Work order:
Only lines holding "opposed" are wanted; copy each of them from the records below.

Source material:
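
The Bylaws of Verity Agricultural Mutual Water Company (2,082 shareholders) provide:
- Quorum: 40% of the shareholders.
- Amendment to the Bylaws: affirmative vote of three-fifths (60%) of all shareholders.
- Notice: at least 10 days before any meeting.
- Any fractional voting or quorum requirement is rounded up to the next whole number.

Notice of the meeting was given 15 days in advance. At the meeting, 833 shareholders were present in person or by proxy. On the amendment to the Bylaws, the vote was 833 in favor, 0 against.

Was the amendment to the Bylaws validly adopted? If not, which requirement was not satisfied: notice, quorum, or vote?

Invalid — vote requirement not satisfied.

Notice: 15 days given; 10 required. Satisfied.
Quorum: 40% of 2,082 = 832.80, rounded up to 833; 833 present. Satisfied.
Vote: requires three-fifths of all shareholders (2,082); 3/5 of 2082 = 1249.20, rounded up to 1250, so 1,250 needed; 833 in favor. Not satisfied.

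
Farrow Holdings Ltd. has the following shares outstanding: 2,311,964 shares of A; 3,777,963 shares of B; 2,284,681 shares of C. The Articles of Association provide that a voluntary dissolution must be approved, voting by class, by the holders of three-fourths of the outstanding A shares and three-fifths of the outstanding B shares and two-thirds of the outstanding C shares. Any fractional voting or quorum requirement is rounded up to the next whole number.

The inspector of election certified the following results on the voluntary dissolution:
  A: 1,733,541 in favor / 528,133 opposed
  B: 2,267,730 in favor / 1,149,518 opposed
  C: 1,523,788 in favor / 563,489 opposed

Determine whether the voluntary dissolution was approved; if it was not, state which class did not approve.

A: 3/4 of 2311964 = 1733973; 1,733,973 required, 1,733,541 in favor — not approved.
B: 3/5 of 3777963 = 2266777.80, rounded up to 2266778; 2,266,778 required, 2,267,730 in favor — approved.
C: 2/3 of 2284681 = 1523120.67, rounded up to 1523121; 1,523,121 required, 1,523,788 in favor — approved.

Not approved — the A shares did not give the required vote.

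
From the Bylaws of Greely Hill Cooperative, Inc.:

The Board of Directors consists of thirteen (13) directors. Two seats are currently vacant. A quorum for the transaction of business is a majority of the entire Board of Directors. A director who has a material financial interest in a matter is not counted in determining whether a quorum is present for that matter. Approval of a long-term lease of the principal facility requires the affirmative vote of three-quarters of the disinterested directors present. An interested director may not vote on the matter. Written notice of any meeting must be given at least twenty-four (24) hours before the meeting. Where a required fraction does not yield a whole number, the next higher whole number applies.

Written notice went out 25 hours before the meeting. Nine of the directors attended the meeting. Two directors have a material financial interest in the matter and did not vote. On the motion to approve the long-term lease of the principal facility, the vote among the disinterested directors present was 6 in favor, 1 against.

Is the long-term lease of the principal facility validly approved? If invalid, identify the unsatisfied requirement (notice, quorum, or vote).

Valid — all requirements satisfied.

Notice: 25 hours given; 24 required (25 ≥ 24). Satisfied.
Quorum: 9 present, but the 2 interested directors do not count, leaving 7. Quorum is 7. Satisfied.
Vote: the long-term lease of the principal facility requires three-fourths of the disinterested directors present (9 − 2 = 7). 3/4 of 7 = 5.25, rounded up to 6, so 6 affirmative votes are needed; 6 voted in favor. Satisfied.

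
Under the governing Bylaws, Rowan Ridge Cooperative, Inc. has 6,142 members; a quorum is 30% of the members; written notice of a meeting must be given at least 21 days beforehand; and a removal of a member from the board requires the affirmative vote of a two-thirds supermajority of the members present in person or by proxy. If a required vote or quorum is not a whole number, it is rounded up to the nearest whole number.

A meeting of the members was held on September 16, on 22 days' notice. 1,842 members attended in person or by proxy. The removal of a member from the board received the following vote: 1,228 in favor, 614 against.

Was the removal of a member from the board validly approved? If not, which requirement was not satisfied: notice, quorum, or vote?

Notice: 22 days given; 21 required. Satisfied.
Quorum: 30% of 6,142 = 1,842.60, rounded up to 1,843; 1,842 present. Not satisfied.
Vote: requires two-thirds of those present (1,842); 2/3 of 1842 = 1228, so 1,228 needed; 1,228 in favor. Satisfied.

Invalid — quorum requirement not satisfied.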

Output of the exercise:
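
  A: 1,733,541 in favor / 528,133 opposed
  B: 2,267,730 in favor / 1,149,518 opposed
  C: 1,523,788 in favor / 563,489 opposed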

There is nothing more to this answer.